• DATA EXTRACTS:
┄┄┄┄┄┄┄┄┄┄

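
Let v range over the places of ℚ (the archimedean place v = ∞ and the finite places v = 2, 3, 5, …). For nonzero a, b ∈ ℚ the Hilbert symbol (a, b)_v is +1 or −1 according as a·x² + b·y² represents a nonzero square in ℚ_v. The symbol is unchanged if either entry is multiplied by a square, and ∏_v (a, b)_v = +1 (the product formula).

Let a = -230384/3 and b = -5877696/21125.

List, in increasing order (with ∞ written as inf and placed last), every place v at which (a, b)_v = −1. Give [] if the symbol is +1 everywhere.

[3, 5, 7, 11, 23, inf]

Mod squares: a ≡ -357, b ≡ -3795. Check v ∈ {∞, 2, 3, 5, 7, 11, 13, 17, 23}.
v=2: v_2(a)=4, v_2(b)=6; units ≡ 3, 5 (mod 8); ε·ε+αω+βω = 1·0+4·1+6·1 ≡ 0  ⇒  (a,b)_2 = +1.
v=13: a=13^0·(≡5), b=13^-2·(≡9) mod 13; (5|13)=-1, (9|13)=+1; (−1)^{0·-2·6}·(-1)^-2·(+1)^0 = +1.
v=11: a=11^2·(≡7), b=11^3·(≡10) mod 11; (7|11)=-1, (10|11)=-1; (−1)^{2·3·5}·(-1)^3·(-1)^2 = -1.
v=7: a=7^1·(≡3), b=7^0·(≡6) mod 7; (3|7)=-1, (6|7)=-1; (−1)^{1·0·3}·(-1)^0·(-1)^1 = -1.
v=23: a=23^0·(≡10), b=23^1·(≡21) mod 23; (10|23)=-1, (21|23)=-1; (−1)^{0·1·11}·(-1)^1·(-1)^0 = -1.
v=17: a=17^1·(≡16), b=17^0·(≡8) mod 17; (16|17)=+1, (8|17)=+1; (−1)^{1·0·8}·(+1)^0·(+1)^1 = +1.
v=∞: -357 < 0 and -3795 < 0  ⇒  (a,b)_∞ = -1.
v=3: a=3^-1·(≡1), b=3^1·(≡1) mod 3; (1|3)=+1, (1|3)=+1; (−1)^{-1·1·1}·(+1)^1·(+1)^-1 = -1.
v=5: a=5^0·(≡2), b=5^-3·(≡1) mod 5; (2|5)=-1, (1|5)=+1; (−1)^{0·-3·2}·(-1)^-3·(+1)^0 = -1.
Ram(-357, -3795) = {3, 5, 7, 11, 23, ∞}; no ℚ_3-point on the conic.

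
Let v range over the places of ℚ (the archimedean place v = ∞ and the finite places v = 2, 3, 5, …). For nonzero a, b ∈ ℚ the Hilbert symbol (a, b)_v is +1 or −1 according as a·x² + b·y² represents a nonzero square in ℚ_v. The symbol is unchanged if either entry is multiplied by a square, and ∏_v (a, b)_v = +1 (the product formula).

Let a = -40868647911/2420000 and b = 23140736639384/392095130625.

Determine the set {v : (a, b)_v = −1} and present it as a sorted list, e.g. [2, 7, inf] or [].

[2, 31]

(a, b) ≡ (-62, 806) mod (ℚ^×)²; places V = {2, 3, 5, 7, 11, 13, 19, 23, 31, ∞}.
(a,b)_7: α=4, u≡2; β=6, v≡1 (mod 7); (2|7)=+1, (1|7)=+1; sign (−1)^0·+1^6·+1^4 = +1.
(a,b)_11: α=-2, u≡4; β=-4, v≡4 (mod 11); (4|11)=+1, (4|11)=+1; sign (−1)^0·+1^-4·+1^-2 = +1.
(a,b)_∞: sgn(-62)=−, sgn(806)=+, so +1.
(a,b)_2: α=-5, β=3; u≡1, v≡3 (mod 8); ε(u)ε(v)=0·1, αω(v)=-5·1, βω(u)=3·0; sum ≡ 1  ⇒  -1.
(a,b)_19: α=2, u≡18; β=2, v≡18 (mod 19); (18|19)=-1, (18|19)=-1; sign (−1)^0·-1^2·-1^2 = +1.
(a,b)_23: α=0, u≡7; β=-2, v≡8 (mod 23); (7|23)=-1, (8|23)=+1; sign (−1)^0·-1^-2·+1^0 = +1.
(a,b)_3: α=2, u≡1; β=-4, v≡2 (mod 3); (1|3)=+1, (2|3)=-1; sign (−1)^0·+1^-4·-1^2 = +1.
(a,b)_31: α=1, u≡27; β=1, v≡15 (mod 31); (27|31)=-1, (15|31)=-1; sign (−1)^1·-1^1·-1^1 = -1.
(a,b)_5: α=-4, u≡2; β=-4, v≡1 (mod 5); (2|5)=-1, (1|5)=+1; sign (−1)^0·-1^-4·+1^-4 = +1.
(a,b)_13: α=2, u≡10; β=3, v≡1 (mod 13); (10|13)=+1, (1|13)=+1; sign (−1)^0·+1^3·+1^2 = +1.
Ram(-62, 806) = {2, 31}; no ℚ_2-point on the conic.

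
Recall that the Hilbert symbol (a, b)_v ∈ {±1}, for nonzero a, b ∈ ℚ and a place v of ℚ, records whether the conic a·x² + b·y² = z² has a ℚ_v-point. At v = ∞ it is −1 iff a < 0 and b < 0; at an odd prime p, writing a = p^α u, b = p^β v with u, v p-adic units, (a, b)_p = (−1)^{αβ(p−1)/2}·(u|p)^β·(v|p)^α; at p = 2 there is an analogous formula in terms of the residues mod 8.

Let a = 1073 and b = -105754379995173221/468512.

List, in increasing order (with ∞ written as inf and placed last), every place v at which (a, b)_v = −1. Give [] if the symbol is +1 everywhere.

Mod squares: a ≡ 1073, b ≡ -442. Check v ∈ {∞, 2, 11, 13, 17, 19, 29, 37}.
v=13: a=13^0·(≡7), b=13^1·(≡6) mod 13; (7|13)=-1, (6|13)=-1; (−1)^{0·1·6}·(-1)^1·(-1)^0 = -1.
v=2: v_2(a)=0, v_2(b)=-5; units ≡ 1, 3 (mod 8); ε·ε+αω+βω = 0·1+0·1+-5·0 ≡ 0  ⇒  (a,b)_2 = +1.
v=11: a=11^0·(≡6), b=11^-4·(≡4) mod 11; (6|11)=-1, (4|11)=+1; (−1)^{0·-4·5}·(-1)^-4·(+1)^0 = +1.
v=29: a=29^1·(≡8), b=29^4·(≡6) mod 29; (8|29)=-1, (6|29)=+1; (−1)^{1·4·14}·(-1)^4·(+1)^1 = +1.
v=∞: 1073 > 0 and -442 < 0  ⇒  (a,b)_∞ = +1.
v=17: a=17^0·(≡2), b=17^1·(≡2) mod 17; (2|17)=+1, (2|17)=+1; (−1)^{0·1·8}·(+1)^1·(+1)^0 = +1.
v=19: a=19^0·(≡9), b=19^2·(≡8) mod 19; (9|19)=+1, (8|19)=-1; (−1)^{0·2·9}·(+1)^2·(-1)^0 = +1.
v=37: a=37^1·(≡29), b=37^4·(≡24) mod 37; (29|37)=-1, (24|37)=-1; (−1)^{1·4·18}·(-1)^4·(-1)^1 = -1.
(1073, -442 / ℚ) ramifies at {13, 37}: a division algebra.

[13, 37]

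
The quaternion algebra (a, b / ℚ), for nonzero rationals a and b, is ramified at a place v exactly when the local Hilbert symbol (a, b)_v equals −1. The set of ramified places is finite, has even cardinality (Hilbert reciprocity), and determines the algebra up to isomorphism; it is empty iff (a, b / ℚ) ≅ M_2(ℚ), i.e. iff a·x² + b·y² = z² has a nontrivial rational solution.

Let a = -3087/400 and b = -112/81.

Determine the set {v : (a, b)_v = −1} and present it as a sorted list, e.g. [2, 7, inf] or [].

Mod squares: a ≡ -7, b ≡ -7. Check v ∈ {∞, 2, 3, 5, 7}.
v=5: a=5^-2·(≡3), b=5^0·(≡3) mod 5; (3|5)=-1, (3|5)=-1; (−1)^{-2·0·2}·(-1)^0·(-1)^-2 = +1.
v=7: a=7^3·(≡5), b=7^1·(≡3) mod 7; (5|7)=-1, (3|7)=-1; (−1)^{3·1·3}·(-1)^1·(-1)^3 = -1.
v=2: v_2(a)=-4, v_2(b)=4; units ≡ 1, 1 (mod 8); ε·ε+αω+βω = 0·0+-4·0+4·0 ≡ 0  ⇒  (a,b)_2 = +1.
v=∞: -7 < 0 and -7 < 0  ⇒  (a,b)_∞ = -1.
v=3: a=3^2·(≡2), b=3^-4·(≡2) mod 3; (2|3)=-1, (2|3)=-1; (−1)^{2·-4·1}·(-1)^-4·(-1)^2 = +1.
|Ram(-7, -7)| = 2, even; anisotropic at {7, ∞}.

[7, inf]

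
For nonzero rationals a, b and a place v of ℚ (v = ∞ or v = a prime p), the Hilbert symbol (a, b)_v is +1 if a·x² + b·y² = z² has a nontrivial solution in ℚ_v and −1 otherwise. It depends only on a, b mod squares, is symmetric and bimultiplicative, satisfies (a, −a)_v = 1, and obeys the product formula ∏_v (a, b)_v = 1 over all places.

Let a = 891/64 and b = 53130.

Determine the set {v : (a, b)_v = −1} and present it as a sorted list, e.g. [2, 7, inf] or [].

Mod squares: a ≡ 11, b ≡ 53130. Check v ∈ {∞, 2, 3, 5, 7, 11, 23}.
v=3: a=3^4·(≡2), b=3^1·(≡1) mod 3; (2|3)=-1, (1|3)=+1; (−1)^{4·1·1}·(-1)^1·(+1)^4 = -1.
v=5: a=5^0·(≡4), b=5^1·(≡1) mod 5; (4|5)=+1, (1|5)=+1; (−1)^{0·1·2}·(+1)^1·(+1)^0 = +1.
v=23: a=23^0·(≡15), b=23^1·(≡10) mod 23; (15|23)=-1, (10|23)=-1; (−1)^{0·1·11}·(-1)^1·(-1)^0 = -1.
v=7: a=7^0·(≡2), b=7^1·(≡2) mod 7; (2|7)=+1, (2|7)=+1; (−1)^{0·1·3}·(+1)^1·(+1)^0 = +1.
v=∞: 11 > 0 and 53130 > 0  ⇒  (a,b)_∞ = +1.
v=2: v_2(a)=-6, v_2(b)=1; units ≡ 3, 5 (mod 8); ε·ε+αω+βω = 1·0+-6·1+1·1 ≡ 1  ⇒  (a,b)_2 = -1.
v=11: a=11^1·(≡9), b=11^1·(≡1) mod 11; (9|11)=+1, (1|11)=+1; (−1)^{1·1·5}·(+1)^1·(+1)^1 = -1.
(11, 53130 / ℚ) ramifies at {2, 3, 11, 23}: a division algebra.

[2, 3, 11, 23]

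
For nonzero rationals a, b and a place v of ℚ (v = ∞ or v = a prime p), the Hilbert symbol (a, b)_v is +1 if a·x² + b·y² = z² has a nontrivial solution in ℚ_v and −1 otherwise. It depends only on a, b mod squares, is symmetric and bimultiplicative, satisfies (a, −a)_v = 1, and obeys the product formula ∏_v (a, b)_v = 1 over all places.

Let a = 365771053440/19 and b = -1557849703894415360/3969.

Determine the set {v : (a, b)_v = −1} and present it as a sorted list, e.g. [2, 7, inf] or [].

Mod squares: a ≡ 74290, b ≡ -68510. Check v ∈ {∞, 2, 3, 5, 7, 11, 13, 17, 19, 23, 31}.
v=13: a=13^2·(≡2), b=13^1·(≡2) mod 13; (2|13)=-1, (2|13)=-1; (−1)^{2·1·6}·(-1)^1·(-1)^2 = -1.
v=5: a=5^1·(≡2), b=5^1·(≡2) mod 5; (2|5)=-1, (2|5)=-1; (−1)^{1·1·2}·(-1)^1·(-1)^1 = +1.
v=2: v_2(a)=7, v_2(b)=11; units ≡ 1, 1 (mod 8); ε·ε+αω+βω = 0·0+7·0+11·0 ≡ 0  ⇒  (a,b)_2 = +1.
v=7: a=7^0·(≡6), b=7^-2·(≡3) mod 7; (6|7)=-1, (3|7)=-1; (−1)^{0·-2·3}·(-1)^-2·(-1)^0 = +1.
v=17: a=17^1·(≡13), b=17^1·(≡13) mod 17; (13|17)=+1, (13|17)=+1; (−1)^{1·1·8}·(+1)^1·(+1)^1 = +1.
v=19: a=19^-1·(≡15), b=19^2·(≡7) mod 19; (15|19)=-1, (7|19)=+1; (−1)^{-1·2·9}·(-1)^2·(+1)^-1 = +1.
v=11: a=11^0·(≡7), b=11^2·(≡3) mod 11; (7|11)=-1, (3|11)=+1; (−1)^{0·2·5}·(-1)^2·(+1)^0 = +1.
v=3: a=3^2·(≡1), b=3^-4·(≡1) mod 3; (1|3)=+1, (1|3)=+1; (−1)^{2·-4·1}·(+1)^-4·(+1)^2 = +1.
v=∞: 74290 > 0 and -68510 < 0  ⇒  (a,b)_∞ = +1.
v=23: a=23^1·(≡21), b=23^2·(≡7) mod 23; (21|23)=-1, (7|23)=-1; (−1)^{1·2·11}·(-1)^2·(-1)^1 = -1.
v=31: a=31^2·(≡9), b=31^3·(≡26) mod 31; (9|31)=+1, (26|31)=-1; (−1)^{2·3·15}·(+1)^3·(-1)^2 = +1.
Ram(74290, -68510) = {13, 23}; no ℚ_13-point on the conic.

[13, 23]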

┄┄┄┄┄┄┄┄┄┄

• WHAT IS NEEDED: Copy out the lines above word for word, stopping after the line containing "Let a = -230384/3 and b = -5877696/21125.".

• RESULT OF THIS EXERCISE:
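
Let v range over the places of ℚ (the archimedean place v = ∞ and the finite places v = 2, 3, 5, …). For nonzero a, b ∈ ℚ the Hilbert symbol (a, b)_v is +1 or −1 according as a·x² + b·y² represents a nonzero square in ℚ_v. The symbol is unchanged if either entry is multiplied by a square, and ∏_v (a, b)_v = +1 (the product formula).

Let a = -230384/3 and b = -5877696/21125.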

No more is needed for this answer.